-- EXCERPTED DATA --
========================

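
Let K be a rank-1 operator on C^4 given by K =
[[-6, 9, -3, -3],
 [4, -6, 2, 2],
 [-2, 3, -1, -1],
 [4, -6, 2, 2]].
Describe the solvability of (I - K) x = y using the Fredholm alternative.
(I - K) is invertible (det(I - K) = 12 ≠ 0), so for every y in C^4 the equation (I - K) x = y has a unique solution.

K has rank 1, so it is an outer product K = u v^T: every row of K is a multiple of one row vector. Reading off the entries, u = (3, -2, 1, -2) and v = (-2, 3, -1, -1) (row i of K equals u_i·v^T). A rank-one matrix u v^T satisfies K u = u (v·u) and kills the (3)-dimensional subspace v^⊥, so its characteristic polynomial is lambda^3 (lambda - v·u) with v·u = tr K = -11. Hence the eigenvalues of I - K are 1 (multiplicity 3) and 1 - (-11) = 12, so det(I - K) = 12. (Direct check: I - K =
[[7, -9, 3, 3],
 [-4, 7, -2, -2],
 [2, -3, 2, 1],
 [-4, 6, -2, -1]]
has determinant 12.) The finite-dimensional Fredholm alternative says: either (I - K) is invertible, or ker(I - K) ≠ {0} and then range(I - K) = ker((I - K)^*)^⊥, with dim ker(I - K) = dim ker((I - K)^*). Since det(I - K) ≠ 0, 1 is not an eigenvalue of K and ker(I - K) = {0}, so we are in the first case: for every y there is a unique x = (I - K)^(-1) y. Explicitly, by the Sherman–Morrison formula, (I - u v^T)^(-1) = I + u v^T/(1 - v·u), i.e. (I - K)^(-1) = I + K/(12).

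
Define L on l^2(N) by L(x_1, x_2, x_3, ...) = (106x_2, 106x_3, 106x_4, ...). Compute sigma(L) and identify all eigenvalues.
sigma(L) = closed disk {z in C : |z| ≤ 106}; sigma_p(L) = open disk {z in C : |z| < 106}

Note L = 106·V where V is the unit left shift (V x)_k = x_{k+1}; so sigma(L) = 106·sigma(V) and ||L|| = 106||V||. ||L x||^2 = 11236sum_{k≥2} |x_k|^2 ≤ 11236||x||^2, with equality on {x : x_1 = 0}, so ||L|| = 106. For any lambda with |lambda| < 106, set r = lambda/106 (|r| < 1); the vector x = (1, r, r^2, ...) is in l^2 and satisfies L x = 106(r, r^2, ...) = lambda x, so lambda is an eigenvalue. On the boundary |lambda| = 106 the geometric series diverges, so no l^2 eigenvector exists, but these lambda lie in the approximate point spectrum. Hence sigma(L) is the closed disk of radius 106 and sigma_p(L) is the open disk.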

========================

Copy the material above verbatim.

-- ANSWER TO THIS PROBLEM --
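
Let K be a rank-1 operator on C^4 given by K =
[[-6, 9, -3, -3],
 [4, -6, 2, 2],
 [-2, 3, -1, -1],
 [4, -6, 2, 2]].
Describe the solvability of (I - K) x = y using the Fredholm alternative.
(I - K) is invertible (det(I - K) = 12 ≠ 0), so for every y in C^4 the equation (I - K) x = y has a unique solution.

K has rank 1, so it is an outer product K = u v^T: every row of K is a multiple of one row vector. Reading off the entries, u = (3, -2, 1, -2) and v = (-2, 3, -1, -1) (row i of K equals u_i·v^T). A rank-one matrix u v^T satisfies K u = u (v·u) and kills the (3)-dimensional subspace v^⊥, so its characteristic polynomial is lambda^3 (lambda - v·u) with v·u = tr K = -11. Hence the eigenvalues of I - K are 1 (multiplicity 3) and 1 - (-11) = 12, so det(I - K) = 12. (Direct check: I - K =
[[7, -9, 3, 3],
 [-4, 7, -2, -2],
 [2, -3, 2, 1],
 [-4, 6, -2, -1]]
has determinant 12.) The finite-dimensional Fredholm alternative says: either (I - K) is invertible, or ker(I - K) ≠ {0} and then range(I - K) = ker((I - K)^*)^⊥, with dim ker(I - K) = dim ker((I - K)^*). Since det(I - K) ≠ 0, 1 is not an eigenvalue of K and ker(I - K) = {0}, so we are in the first case: for every y there is a unique x = (I - K)^(-1) y. Explicitly, by the Sherman–Morrison formula, (I - u v^T)^(-1) = I + u v^T/(1 - v·u), i.e. (I - K)^(-1) = I + K/(12).

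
Define L on l^2(N) by L(x_1, x_2, x_3, ...) = (106x_2, 106x_3, 106x_4, ...). Compute sigma(L) and identify all eigenvalues.
sigma(L) = closed disk {z in C : |z| ≤ 106}; sigma_p(L) = open disk {z in C : |z| < 106}

Note L = 106·V where V is the unit left shift (V x)_k = x_{k+1}; so sigma(L) = 106·sigma(V) and ||L|| = 106||V||. ||L x||^2 = 11236sum_{k≥2} |x_k|^2 ≤ 11236||x||^2, with equality on {x : x_1 = 0}, so ||L|| = 106. For any lambda with |lambda| < 106, set r = lambda/106 (|r| < 1); the vector x = (1, r, r^2, ...) is in l^2 and satisfies L x = 106(r, r^2, ...) = lambda x, so lambda is an eigenvalue. On the boundary |lambda| = 106 the geometric series diverges, so no l^2 eigenvector exists, but these lambda lie in the approximate point spectrum. Hence sigma(L) is the closed disk of radius 106 and sigma_p(L) is the open disk.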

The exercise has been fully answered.